What you are asked to do:
Please return the lines of the data below, word for word, from the first line through the line containing "6,800 or more: €2.95 each".

Collected data:
########
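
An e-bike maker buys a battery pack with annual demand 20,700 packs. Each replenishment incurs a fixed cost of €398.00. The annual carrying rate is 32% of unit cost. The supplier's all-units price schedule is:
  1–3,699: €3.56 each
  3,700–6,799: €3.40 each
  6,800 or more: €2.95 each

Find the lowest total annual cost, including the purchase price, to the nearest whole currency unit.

TC* ≈ €65,486

Holding cost per unit per year at price C is H = 0.32·C.
For each price level, check whether its EOQ is feasible; otherwise the best quantity at that price is the breakpoint.
Tier 1 (€3.56): EOQ = 3803.1 exceeds tier's upper bound 3699, so this tier is dominated.
EOQ at €3.40 = 3891.6 (feasible in tier 2): TC = 20,700×€3.40 + (20,700/3891.6)×398 + (3891.6/2)×0.32×€3.40 = €74,614.05.
EOQ at €2.95 = 4177.9 < 6800, so use break Q=6800: TC = 20,700×€2.95 + (20,700/6800.0)×398 + (6800.0/2)×0.32×€2.95 = €65,486.16.
Lowest total cost among the candidates is at Q = 6800.0.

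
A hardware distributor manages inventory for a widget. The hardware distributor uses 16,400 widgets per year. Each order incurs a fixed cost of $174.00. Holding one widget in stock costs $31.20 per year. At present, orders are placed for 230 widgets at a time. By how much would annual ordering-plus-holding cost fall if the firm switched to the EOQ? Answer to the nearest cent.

Extra cost ≈ $2,650.87 per year

EOQ = √(2DS/H) = √(2 × 16,400 × 174 / 31.2) ≈ 427.70.
Cost at Q* = (D/Q*)S + (Q*/2)H = √(2DSH) ≈ $13,344.09.
Cost at Q = 230: (16,400/230)×174 + (230/2)×31.2 = $12,406.96 + $3,588.00 = $15,994.96.
Excess = $15,994.96 − $13,344.09 = $2,650.87.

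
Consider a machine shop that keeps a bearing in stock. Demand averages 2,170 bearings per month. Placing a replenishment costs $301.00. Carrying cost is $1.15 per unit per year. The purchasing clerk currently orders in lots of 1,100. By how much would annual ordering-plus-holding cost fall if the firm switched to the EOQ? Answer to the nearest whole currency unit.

Annual demand D = 2,170 × 12 = 26,040.
EOQ = √(2DS/H) = √(2 × 26,040 × 301 / 1.15) ≈ 3692.07.
Cost at Q* = (D/Q*)S + (Q*/2)H = √(2DSH) ≈ $4,245.88.
Cost at Q = 1,100: (26,040/1,100)×301 + (1,100/2)×1.15 = $7,125.49 + $632.50 = $7,757.99.
Excess = $7,757.99 − $4,245.88 = $3,512.11.

Extra cost ≈ $3,512 per year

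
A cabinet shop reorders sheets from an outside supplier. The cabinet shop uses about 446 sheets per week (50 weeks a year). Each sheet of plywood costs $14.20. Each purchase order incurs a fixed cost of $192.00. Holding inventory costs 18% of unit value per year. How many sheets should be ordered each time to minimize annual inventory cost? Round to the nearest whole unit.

Q* ≈ 1,830 sheets

Annual demand D = 446 × 50 = 22,300.
Holding cost H = 0.18 × $14.20 = $2.5560 per unit per year.
EOQ = √(2DS / H) = √(2 × 22,300 × 192 / 2.556).
= √(8,563,200 / 2.556) = √3,350,234.7418 ≈ 1830.365.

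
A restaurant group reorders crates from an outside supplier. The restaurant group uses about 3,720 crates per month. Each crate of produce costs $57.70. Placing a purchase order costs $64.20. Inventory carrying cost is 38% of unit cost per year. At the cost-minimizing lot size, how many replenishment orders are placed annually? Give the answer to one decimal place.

N ≈ 87.3 orders per year

Annual demand D = 3,720 × 12 = 44,640.
Holding cost H = 0.38 × $57.70 = $21.9260 per unit per year.
The optimal lot size = √(2DS/H) = √(2 × 44,640 × 64.2 / 21.926) ≈ 511.29.
Orders per year = D / Q* = 44,640 / 511.29 ≈ 87.309.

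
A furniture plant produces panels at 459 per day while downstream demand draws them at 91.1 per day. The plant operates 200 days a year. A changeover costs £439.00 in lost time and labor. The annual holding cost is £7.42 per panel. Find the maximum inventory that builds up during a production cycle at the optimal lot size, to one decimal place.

Annual demand D = 91.1 × 200 = 18,220.
Production build-up factor (1 − d/p) = 1 − 91.1/459 = 0.8015.
Q* = √(2DS / (H(1 − d/p))) = √(2 × 18,220 × 439 / (7.42 × 0.8015)).
= √(15,997,160 / 5.9473) ≈ 1640.065.
Maximum inventory = Q*(1 − d/p) = 1640.065 × 0.8015 ≈ 1314.553.

I_max ≈ 1,314.6 panels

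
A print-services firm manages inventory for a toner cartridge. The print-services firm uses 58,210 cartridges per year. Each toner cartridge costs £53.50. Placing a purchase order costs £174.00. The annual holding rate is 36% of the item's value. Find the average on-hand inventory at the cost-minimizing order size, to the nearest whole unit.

Holding cost H = 0.36 × £53.50 = £19.2600 per unit per year.
Q* = √(2DS/H) = √(2 × 58,210 × 174 / 19.26) ≈ 1025.56.
Average inventory = Q*/2 ≈ 1025.56 / 2 = 512.779.

Average inventory ≈ 513 cartridges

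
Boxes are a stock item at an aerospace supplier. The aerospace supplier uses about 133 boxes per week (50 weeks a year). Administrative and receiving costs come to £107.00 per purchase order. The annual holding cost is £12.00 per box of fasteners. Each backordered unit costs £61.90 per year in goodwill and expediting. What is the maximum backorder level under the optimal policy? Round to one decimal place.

Annual demand D = 133 × 50 = 6,650.
With planned backorders, Q* = √(2DS/H) · √((H+B)/B).
√(2DS/H) = √(2 × 6,650 × 107 / 12) = 344.371.
√((H+B)/B) = √((12+61.9)/61.9) = 1.0926.
Q* ≈ 376.274.
S* = Q* · H/(H+B) = 376.274 × 12/73.9 ≈ 61.100.

S* ≈ 61.1 boxes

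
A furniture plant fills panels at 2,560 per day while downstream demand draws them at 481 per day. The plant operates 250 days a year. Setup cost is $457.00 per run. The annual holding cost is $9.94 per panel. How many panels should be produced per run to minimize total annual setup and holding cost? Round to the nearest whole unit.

Annual demand D = 481 × 250 = 120,250.
Production build-up factor (1 − d/p) = 1 − 481/2,560 = 0.8121.
Q* = √(2DS / (H(1 − d/p))) = √(2 × 120,250 × 457 / (9.94 × 0.8121)).
= √(109,908,500 / 8.0724) ≈ 3689.905.

Q* ≈ 3,690 panels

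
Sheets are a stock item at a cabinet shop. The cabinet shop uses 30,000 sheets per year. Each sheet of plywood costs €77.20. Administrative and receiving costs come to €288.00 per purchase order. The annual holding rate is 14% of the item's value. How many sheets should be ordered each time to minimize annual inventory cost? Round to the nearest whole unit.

Q* ≈ 1,264 sheets

Holding cost H = 0.14 × €77.20 = €10.8080 per unit per year.
EOQ = √(2DS / H) = √(2 × 30,000 × 288 / 10.808).
= √(17,280,000 / 10.808) = √1,598,815.6921 ≈ 1264.443.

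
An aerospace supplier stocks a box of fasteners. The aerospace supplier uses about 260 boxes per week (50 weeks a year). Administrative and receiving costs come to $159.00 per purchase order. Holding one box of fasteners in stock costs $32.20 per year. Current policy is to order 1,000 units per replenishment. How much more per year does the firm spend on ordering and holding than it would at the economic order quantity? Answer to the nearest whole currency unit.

Annual demand D = 260 × 50 = 13,000.
EOQ = √(2DS/H) = √(2 × 13,000 × 159 / 32.2) ≈ 358.31.
Cost at Q* = (D/Q*)S + (Q*/2)H = √(2DSH) ≈ $11,537.54.
Cost at Q = 1,000: (13,000/1,000)×159 + (1,000/2)×32.2 = $2,067.00 + $16,100.00 = $18,167.00.
Excess = $18,167.00 − $11,537.54 = $6,629.46.

Extra cost ≈ $6,629 per year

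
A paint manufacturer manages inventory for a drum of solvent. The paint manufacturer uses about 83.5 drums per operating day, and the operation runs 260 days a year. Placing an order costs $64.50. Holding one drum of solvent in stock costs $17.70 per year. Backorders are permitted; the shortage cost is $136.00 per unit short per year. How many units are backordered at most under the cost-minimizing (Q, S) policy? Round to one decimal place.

Annual demand D = 83.5 × 260 = 21,710.
With planned backorders, Q* = √(2DS/H) · √((H+B)/B).
√(2DS/H) = √(2 × 21,710 × 64.5 / 17.7) = 397.776.
√((H+B)/B) = √((17.7+136)/136) = 1.0631.
Q* ≈ 422.869.
S* = Q* · H/(H+B) = 422.869 × 17.7/153.7 ≈ 48.697.

S* ≈ 48.7 drums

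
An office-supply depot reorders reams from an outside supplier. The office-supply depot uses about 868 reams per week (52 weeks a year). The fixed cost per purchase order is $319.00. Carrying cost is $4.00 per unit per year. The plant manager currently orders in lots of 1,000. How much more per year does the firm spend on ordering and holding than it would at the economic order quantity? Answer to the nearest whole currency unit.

Annual demand D = 868 × 52 = 45,136.
EOQ = √(2DS/H) = √(2 × 45,136 × 319 / 4) ≈ 2683.13.
Cost at Q* = (D/Q*)S + (Q*/2)H = √(2DSH) ≈ $10,732.52.
Cost at Q = 1,000: (45,136/1,000)×319 + (1,000/2)×4 = $14,398.38 + $2,000.00 = $16,398.38.
Excess = $16,398.38 − $10,732.52 = $5,665.86.

Extra cost ≈ $5,666 per year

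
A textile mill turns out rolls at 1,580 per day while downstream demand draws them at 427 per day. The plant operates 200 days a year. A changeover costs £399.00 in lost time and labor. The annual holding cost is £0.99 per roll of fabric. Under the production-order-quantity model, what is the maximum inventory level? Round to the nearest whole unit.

I_max ≈ 7,088 rolls

Annual demand D = 427 × 200 = 85,400.
Production build-up factor (1 − d/p) = 1 − 427/1,580 = 0.7297.
Q* = √(2DS / (H(1 − d/p))) = √(2 × 85,400 × 399 / (0.99 × 0.7297)).
= √(68,149,200 / 0.7224) ≈ 9712.403.
Maximum inventory = Q*(1 − d/p) = 9712.403 × 0.7297 ≈ 7087.595.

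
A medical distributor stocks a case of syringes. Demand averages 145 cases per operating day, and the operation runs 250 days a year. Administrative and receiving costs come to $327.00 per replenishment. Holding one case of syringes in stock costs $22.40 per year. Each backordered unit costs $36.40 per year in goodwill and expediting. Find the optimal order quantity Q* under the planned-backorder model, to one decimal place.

Q* ≈ 1,307.5 cases

Annual demand D = 145 × 250 = 36,250.
With planned backorders, Q* = √(2DS/H) · √((H+B)/B).
√(2DS/H) = √(2 × 36,250 × 327 / 22.4) = 1028.771.
√((H+B)/B) = √((22.4+36.4)/36.4) = 1.2710.
Q* ≈ 1307.546.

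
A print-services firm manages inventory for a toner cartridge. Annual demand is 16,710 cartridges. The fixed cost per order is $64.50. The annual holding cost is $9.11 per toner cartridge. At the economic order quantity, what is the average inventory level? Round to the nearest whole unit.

Q* = √(2DS/H) = √(2 × 16,710 × 64.5 / 9.11) ≈ 486.43.
Average inventory = Q*/2 ≈ 486.43 / 2 = 243.217.

Average inventory ≈ 243 cartridges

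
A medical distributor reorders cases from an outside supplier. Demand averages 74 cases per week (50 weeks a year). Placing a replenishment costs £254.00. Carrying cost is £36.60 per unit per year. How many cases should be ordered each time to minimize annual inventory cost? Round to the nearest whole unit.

Annual demand D = 74 × 50 = 3,700.
EOQ = √(2DS / H) = √(2 × 3,700 × 254 / 36.6).
= √(1,879,600 / 36.6) = √51,355.1913 ≈ 226.617.

Q* ≈ 227 cases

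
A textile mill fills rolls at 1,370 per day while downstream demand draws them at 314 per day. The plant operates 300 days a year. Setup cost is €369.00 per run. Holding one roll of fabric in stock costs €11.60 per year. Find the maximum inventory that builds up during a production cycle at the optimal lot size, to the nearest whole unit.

Annual demand D = 314 × 300 = 94,200.
Production build-up factor (1 − d/p) = 1 − 314/1,370 = 0.7708.
Q* = √(2DS / (H(1 − d/p))) = √(2 × 94,200 × 369 / (11.6 × 0.7708)).
= √(69,519,600 / 8.9413) ≈ 2788.386.
Maximum inventory = Q*(1 − d/p) = 2788.386 × 0.7708 ≈ 2149.296.

I_max ≈ 2,149 rolls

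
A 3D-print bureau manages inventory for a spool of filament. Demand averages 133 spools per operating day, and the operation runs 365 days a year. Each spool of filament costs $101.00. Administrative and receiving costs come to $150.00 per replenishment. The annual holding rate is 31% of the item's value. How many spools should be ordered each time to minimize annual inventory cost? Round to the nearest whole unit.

Q* ≈ 682 spools

Annual demand D = 133 × 365 = 48,545.
Holding cost H = 0.31 × $101.00 = $31.3100 per unit per year.
EOQ = √(2DS / H) = √(2 × 48,545 × 150 / 31.31).
= √(14,563,500 / 31.31) = √465,138.9332 ≈ 682.011.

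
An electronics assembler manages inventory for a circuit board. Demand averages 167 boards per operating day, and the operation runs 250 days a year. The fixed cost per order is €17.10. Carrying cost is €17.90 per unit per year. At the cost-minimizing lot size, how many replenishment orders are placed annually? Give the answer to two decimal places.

Annual demand D = 167 × 250 = 41,750.
Q* = √(2DS/H) = √(2 × 41,750 × 17.1 / 17.9) ≈ 282.43.
Orders per year = D / Q* = 41,750 / 282.43 ≈ 147.823.

N ≈ 147.82 orders per year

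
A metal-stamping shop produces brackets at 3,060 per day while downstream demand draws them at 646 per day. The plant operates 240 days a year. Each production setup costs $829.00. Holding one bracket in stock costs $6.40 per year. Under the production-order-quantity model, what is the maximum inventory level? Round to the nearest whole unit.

I_max ≈ 5,629 brackets

Annual demand D = 646 × 240 = 155,040.
Production build-up factor (1 − d/p) = 1 − 646/3,060 = 0.7889.
Q* = √(2DS / (H(1 − d/p))) = √(2 × 155,040 × 829 / (6.4 × 0.7889)).
= √(257,056,320 / 5.0489) ≈ 7135.366.
Maximum inventory = Q*(1 − d/p) = 7135.366 × 0.7889 ≈ 5629.011.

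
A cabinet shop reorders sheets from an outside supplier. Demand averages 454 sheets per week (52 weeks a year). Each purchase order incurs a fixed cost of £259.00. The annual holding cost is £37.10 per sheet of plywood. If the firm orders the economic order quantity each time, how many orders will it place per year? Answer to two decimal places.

N ≈ 41.12 orders per year

Annual demand D = 454 × 52 = 23,608.
The optimal lot size = √(2DS/H) = √(2 × 23,608 × 259 / 37.1) ≈ 574.13.
Orders per year = D / Q* = 23,608 / 574.13 ≈ 41.120.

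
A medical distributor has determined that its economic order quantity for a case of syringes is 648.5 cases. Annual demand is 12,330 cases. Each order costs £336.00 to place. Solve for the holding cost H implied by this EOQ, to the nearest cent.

H ≈ £19.70

Invert the EOQ relation Q*² = 2DS/H.
From Q* = √(2DS/H): H = 2DS / Q*² = 2 × 12,330 × 336 / 648.5² = 19.7021.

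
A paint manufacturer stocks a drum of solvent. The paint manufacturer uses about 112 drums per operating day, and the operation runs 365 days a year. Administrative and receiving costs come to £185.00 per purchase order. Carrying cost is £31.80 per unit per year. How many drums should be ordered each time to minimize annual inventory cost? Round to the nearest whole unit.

Q* ≈ 690 drums

Annual demand D = 112 × 365 = 40,880.
EOQ = √(2DS / H) = √(2 × 40,880 × 185 / 31.8).
= √(15,125,600 / 31.8) = √475,647.7987 ≈ 689.672.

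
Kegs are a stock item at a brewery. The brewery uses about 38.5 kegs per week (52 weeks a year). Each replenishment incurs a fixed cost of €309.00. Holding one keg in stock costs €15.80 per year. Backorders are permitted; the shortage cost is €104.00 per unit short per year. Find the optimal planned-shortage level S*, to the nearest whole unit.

Annual demand D = 38.5 × 52 = 2,002.
With planned backorders, Q* = √(2DS/H) · √((H+B)/B).
√(2DS/H) = √(2 × 2,002 × 309 / 15.8) = 279.832.
√((H+B)/B) = √((15.8+104)/104) = 1.0733.
Q* ≈ 300.337.
S* = Q* · H/(H+B) = 300.337 × 15.8/119.8 ≈ 39.610.

S* ≈ 40 kegs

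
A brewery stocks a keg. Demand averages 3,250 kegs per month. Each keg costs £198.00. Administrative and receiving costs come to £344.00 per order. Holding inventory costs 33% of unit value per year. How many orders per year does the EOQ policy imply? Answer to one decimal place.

Annual demand D = 3,250 × 12 = 39,000.
Holding cost H = 0.33 × £198.00 = £65.3400 per unit per year.
Q* = √(2DS/H) = √(2 × 39,000 × 344 / 65.34) ≈ 640.82.
Orders per year = D / Q* = 39,000 / 640.82 ≈ 60.859.

N ≈ 60.9 orders per year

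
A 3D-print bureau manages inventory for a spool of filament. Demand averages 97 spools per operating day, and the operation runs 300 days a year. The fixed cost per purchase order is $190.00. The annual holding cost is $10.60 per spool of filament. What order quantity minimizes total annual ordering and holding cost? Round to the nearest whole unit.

Annual demand D = 97 × 300 = 29,100.
EOQ = √(2DS / H) = √(2 × 29,100 × 190 / 10.6).
= √(11,058,000 / 10.6) = √1,043,207.5472 ≈ 1021.375.

Q* ≈ 1,021 spools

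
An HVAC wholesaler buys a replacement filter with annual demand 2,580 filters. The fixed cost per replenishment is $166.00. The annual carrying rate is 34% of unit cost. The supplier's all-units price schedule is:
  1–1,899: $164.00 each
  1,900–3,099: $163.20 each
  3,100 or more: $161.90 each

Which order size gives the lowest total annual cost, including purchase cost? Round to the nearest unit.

Q* ≈ 124 filters

Holding cost per unit per year at price C is H = 0.34·C.
Evaluate total cost at each tier's feasible EOQ or, if the EOQ is below the tier, at the tier's minimum quantity.
EOQ at $164.00 = 123.9 (feasible in tier 1): TC = 2,580×$164.00 + (2,580/123.9)×166 + (123.9/2)×0.34×$164.00 = $430,030.99.
EOQ at $163.20 = 124.2 < 1900, so use break Q=1900: TC = 2,580×$163.20 + (2,580/1900.0)×166 + (1900.0/2)×0.34×$163.20 = $473,995.01.
EOQ at $161.90 = 124.7 < 3100, so use break Q=3100: TC = 2,580×$161.90 + (2,580/3100.0)×166 + (3100.0/2)×0.34×$161.90 = $503,161.45.
Lowest total cost is $430,030.99 at Q = 123.9.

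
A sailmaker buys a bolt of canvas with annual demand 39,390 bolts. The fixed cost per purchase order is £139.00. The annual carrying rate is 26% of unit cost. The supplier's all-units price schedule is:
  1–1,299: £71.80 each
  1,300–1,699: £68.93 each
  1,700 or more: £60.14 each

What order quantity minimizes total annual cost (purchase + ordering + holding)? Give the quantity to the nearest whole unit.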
########
Answer to this problem:
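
An e-bike maker buys a battery pack with annual demand 20,700 packs. Each replenishment incurs a fixed cost of €398.00. The annual carrying rate is 32% of unit cost. The supplier's all-units price schedule is:
  1–3,699: €3.56 each
  3,700–6,799: €3.40 each
  6,800 or more: €2.95 each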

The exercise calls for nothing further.